> Work task:
Nothing may be dropped or added when the entries below are copied.

(Collected data)
=====

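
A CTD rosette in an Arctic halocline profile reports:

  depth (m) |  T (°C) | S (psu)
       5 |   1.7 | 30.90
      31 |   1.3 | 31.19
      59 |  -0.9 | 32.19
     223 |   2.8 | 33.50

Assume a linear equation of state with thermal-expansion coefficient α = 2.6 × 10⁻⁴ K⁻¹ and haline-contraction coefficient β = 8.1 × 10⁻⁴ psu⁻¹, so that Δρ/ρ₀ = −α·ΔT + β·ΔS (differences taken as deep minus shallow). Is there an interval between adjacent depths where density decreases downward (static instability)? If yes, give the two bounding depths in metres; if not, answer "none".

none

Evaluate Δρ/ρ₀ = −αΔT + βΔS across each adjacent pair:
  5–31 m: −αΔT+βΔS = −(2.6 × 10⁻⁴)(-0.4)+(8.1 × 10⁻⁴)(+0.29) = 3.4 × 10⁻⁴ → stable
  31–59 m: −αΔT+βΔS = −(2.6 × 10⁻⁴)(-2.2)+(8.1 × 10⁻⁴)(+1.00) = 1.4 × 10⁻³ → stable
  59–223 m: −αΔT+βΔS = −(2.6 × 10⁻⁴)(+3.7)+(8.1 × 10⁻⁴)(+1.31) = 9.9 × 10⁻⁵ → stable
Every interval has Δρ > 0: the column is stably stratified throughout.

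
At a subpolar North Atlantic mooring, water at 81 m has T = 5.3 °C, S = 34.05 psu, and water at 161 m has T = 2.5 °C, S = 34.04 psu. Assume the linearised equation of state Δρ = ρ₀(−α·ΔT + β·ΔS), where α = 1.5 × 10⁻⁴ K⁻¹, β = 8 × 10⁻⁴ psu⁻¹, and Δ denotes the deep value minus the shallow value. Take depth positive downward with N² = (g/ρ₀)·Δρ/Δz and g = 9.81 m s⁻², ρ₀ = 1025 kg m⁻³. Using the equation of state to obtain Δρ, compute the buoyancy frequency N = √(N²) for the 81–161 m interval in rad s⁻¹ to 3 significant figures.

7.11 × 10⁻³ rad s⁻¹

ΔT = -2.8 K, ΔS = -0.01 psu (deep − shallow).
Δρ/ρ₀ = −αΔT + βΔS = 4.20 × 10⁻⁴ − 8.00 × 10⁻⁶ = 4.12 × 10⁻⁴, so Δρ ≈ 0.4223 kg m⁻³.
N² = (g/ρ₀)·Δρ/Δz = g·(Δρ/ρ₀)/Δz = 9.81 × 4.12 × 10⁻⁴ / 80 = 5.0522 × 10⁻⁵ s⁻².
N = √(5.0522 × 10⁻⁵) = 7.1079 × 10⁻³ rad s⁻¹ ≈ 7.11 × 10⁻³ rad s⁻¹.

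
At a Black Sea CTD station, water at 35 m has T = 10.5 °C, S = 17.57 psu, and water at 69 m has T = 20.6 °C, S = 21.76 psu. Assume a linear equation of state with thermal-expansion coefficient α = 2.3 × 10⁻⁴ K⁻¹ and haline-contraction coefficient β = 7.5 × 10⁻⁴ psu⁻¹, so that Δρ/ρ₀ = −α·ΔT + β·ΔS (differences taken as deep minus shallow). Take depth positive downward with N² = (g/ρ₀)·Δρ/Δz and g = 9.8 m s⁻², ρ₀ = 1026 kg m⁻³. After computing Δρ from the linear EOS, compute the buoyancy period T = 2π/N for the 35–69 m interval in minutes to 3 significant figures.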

=====

> Answer:
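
A CTD rosette in an Arctic halocline profile reports:

  depth (m) |  T (°C) | S (psu)
       5 |   1.7 | 30.90
      31 |   1.3 | 31.19
      59 |  -0.9 | 32.19
     223 |   2.8 | 33.50

Assume a linear equation of state with thermal-expansion coefficient α = 2.6 × 10⁻⁴ K⁻¹ and haline-contraction coefficient β = 8.1 × 10⁻⁴ psu⁻¹, so that Δρ/ρ₀ = −α·ΔT + β·ΔS (differences taken as deep minus shallow). Is there an interval between adjacent depths where density decreases downward (static instability)? If yes, give the two bounding depths in metres; if not, answer "none".

none

Evaluate Δρ/ρ₀ = −αΔT + βΔS across each adjacent pair:
  5–31 m: −αΔT+βΔS = −(2.6 × 10⁻⁴)(-0.4)+(8.1 × 10⁻⁴)(+0.29) = 3.4 × 10⁻⁴ → stable
  31–59 m: −αΔT+βΔS = −(2.6 × 10⁻⁴)(-2.2)+(8.1 × 10⁻⁴)(+1.00) = 1.4 × 10⁻³ → stable
  59–223 m: −αΔT+βΔS = −(2.6 × 10⁻⁴)(+3.7)+(8.1 × 10⁻⁴)(+1.31) = 9.9 × 10⁻⁵ → stable
Every interval has Δρ > 0: the column is stably stratified throughout.

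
At a subpolar North Atlantic mooring, water at 81 m has T = 5.3 °C, S = 34.05 psu, and water at 161 m has T = 2.5 °C, S = 34.04 psu. Assume the linearised equation of state Δρ = ρ₀(−α·ΔT + β·ΔS), where α = 1.5 × 10⁻⁴ K⁻¹, β = 8 × 10⁻⁴ psu⁻¹, and Δ denotes the deep value minus the shallow value. Take depth positive downward with N² = (g/ρ₀)·Δρ/Δz and g = 9.81 m s⁻², ρ₀ = 1025 kg m⁻³. Using the equation of state to obtain Δρ, compute the buoyancy frequency N = √(N²) for the 81–161 m interval in rad s⁻¹ to 3 significant figures.

7.11 × 10⁻³ rad s⁻¹

ΔT = -2.8 K, ΔS = -0.01 psu (deep − shallow).
Δρ/ρ₀ = −αΔT + βΔS = 4.20 × 10⁻⁴ − 8.00 × 10⁻⁶ = 4.12 × 10⁻⁴, so Δρ ≈ 0.4223 kg m⁻³.
N² = (g/ρ₀)·Δρ/Δz = g·(Δρ/ρ₀)/Δz = 9.81 × 4.12 × 10⁻⁴ / 80 = 5.0522 × 10⁻⁵ s⁻².
N = √(5.0522 × 10⁻⁵) = 7.1079 × 10⁻³ rad s⁻¹ ≈ 7.11 × 10⁻³ rad s⁻¹.

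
At a Black Sea CTD station, water at 35 m has T = 10.5 °C, S = 17.57 psu, and water at 69 m has T = 20.6 °C, S = 21.76 psu. Assume a linear equation of state with thermal-expansion coefficient α = 2.3 × 10⁻⁴ K⁻¹ and haline-contraction coefficient β = 7.5 × 10⁻⁴ psu⁻¹, so that Δρ/ρ₀ = −α·ΔT + β·ΔS (differences taken as deep minus shallow). Take depth positive downward with N² = (g/ρ₀)·Δρ/Δz and g = 9.8 m s⁻², ρ₀ = 1026 kg m⁻³. After computing Δρ from the linear EOS, compute the buoyancy period T = 2π/N for the 35–69 m interval in minutes to 3 significant figures.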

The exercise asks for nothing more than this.